### Supplied data
/---

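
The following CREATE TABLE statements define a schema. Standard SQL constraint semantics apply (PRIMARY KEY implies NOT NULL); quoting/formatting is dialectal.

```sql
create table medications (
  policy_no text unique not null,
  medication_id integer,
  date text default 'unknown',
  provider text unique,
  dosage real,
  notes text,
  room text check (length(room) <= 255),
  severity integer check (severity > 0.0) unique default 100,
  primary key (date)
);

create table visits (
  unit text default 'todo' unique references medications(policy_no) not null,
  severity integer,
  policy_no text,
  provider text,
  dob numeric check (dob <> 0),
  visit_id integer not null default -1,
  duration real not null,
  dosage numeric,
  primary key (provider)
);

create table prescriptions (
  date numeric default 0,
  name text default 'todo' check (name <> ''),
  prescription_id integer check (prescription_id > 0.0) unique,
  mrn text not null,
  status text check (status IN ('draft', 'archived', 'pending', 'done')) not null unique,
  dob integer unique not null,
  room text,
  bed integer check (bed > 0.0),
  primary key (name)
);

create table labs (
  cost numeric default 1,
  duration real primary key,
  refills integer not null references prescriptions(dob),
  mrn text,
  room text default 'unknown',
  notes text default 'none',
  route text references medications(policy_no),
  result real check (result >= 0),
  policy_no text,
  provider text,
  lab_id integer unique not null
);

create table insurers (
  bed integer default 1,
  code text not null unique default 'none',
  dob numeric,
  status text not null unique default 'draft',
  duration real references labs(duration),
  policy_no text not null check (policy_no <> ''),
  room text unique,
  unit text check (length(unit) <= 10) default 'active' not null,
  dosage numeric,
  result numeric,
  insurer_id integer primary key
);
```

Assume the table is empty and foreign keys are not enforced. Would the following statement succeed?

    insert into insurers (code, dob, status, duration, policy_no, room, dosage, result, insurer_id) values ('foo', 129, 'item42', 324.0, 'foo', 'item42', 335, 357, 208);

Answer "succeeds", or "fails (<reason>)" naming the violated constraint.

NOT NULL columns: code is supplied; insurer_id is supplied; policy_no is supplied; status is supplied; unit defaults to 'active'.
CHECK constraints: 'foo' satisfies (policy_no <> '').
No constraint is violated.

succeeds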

\---
/---

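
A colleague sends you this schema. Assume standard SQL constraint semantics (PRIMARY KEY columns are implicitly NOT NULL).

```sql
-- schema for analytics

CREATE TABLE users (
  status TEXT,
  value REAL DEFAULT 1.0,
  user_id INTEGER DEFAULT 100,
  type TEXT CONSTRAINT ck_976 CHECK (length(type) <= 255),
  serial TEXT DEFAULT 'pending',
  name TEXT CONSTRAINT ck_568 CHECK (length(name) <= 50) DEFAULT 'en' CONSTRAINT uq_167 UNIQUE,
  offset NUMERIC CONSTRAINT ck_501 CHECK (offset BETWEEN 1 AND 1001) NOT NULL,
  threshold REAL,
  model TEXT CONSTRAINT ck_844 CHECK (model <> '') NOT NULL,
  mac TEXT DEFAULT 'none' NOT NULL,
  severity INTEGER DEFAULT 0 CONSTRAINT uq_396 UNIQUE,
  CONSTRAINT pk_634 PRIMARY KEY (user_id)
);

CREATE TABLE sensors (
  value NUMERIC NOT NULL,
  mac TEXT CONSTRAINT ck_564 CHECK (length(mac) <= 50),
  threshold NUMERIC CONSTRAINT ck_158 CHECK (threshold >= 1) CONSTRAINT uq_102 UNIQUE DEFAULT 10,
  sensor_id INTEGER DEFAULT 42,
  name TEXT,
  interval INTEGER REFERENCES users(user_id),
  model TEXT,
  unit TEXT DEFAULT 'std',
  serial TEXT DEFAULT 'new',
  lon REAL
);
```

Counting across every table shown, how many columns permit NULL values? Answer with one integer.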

\---

### What the exercise asks
Find and copy each line of the listing above that holds the word "medications".

### Task response
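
create table medications (
  unit text default 'todo' unique references medications(policy_no) not null,
  route text references medications(policy_no),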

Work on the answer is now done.